BEGIN

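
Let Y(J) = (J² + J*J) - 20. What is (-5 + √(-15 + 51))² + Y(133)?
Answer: 35359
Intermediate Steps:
Y(J) = -20 + 2*J² (Y(J) = (J² + J²) - 20 = 2*J² - 20 = -20 + 2*J²)
(-5 + √(-15 + 51))² + Y(133) = (-5 + √(-15 + 51))² + (-20 + 2*133²) = (-5 + √36)² + (-20 + 2*17689) = (-5 + 6)² + (-20 + 35378) = 1² + 35358 = 1 + 35358 = 35359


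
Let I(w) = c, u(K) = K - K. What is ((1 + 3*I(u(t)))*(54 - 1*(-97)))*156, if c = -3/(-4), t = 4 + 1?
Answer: 76557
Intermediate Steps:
t = 5
u(K) = 0
c = ¾ (c = -3*(-¼) = ¾ ≈ 0.75000)
I(w) = ¾
((1 + 3*I(u(t)))*(54 - 1*(-97)))*156 = ((1 + 3*(¾))*(54 - 1*(-97)))*156 = ((1 + 9/4)*(54 + 97))*156 = ((13/4)*151)*156 = (1963/4)*156 = 76557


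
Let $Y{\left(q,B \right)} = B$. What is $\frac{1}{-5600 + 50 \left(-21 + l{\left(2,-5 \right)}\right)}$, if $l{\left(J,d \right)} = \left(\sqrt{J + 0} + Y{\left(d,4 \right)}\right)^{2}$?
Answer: $- \frac{23}{130970} - \frac{4 \sqrt{2}}{327425} \approx -0.00019289$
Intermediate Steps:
$l{\left(J,d \right)} = \left(4 + \sqrt{J}\right)^{2}$ ($l{\left(J,d \right)} = \left(\sqrt{J + 0} + 4\right)^{2} = \left(\sqrt{J} + 4\right)^{2} = \left(4 + \sqrt{J}\right)^{2}$)
$\frac{1}{-5600 + 50 \left(-21 + l{\left(2,-5 \right)}\right)} = \frac{1}{-5600 + 50 \left(-21 + \left(4 + \sqrt{2}\right)^{2}\right)} = \frac{1}{-5600 - \left(1050 - 50 \left(4 + \sqrt{2}\right)^{2}\right)} = \frac{1}{-6650 + 50 \left(4 + \sqrt{2}\right)^{2}}$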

END

Show the lines of the material that contain the word "What".

**Finished exercise:**
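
Let Y(J) = (J² + J*J) - 20. What is (-5 + √(-15 + 51))² + Y(133)?
Let I(w) = c, u(K) = K - K. What is ((1 + 3*I(u(t)))*(54 - 1*(-97)))*156, if c = -3/(-4), t = 4 + 1?
Let $Y{\left(q,B \right)} = B$. What is $\frac{1}{-5600 + 50 \left(-21 + l{\left(2,-5 \right)}\right)}$, if $l{\left(J,d \right)} = \left(\sqrt{J + 0} + Y{\left(d,4 \right)}\right)^{2}$?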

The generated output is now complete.